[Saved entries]
[Start of Attachment]

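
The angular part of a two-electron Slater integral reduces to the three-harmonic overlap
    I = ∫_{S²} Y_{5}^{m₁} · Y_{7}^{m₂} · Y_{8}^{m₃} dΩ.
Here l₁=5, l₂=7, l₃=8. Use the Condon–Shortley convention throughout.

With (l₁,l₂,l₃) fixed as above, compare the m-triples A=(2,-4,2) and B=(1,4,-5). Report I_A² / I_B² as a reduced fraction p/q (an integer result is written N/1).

14/715

Shared (l₁,l₂,l₃)=(5,7,8): N and (l;000)² cancel in I_A²/I_B².
A: Δ = 4!·6!·10!/21! = 1/814773960; Racah Σ t=0..3: t=0:+1/26127360 t=1:−1/23224320 t=2:+1/174182400 t=3:−1/15676416000 = 1/1119744000; ⇒ 3j(5 7 8; 2 -4 2)² = 7/377910, sgn +1
B: Δ = 4!·6!·10!/21! = 1/814773960; Racah Σ t=1..4: t=1:−1/783820800 t=2:+1/69672960 t=3:−1/58060800 t=4:+1/522547200 = -1/447897600; ⇒ 3j(5 7 8; 1 4 -5)² = 11/11628, sgn +1
I_A²/I_B² = (7/377910)/(11/11628) = 14/715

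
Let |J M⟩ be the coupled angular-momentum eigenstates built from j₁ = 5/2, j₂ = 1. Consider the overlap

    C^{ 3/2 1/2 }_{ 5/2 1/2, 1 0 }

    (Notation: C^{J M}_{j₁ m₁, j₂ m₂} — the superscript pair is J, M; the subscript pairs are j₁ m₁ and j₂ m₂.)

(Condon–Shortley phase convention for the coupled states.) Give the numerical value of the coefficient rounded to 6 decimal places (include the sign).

-0.632456  (= −√(2/5))

j₁+j₂−J=2  J+j₁−j₂=3  J−j₁+j₂=0  j₁+j₂+J+1=6
(j₁±m₁, j₂±m₂, J±M) = (3,2,1,1,2,1)
P² = 8/5
sum k=1..1:
  [1] −1/2 = -1/2
S = -1/2
C² = P²·S² = 2/5 ; C = -0.632456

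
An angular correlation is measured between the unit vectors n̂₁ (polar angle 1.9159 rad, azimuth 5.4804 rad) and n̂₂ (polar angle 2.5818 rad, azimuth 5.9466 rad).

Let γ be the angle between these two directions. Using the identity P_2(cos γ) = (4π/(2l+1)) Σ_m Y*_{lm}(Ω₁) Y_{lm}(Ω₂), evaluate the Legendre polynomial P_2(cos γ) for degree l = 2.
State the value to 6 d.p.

0.306009

Expand P_2 via completeness: Σ_{m} conj(Y_{2,m}) at Ω₁ times Y_{2,m} at Ω₂ —
  m=-2: Y*=(-0.011893, -0.341861)  Y=(0.085158, 0.067907)  product (0.022202, -0.029920)
  m=-1: Y*=(-0.170856, 0.176903)  Y=(-0.328110, -0.114806)  product (0.076369, -0.038428)
  m=+0: Y*=(-0.207109, -0.000000)  Y=(0.363988, 0.000000)  product (-0.075385, -0.000000)
  m=+1: Y*=(0.170856, 0.176903)  Y=(0.328110, -0.114806)  product (0.076369, 0.038428)
  m=+2: Y*=(-0.011893, 0.341861)  Y=(0.085158, -0.067907)  product (0.022202, 0.029920)
Total Σ_m = (0.121757, 0.000000). Multiply by 2.513274: (0.306009, 0.000000). P_2(cos γ) = 0.306009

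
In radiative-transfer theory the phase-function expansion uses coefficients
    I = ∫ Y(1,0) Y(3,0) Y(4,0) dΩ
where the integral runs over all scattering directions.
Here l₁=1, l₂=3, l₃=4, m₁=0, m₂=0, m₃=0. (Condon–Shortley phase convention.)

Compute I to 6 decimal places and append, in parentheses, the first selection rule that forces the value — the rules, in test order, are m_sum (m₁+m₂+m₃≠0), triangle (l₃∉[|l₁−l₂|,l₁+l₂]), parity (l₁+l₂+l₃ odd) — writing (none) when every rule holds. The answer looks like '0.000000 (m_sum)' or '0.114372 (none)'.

0.246233 (none)

m-sum 0 ✓  L=8 even ✓  2≤4≤4 ✓
Π(2lᵢ+1) = 3×7×9 = 189
triangle coeff Δ(1,3,4) = 1/252
Σ_t [0,0]: t=0:+1/36 = 1/36
(3j)²=4/63 [(1 3 4; 0 0 0)], sign=+1
(m-triple is (0,0,0) — same symbol as above.)
⇒ 4πI² = 16/21
I = (+1)√(16/21/(4π)) = 0.24623252
No selection rule forces the value: the integral is nonzero (none).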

[End of Attachment]

TASK PROMPT –
Every line above from the line with "I = ∫ Y(1,0) Y(3,0) Y(4,0) dΩ" to the line with "Here l₁=1, l₂=3, l₃=4, m₁=0, m₂=0, m₃=0.", inclusive, must be returned exactly; no other line belongs in the reply.

EXERCISE OUTPUT –
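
    I = ∫ Y(1,0) Y(3,0) Y(4,0) dΩ
where the integral runs over all scattering directions.
Here l₁=1, l₂=3, l₃=4, m₁=0, m₂=0, m₃=0. (Condon–Shortley phase convention.)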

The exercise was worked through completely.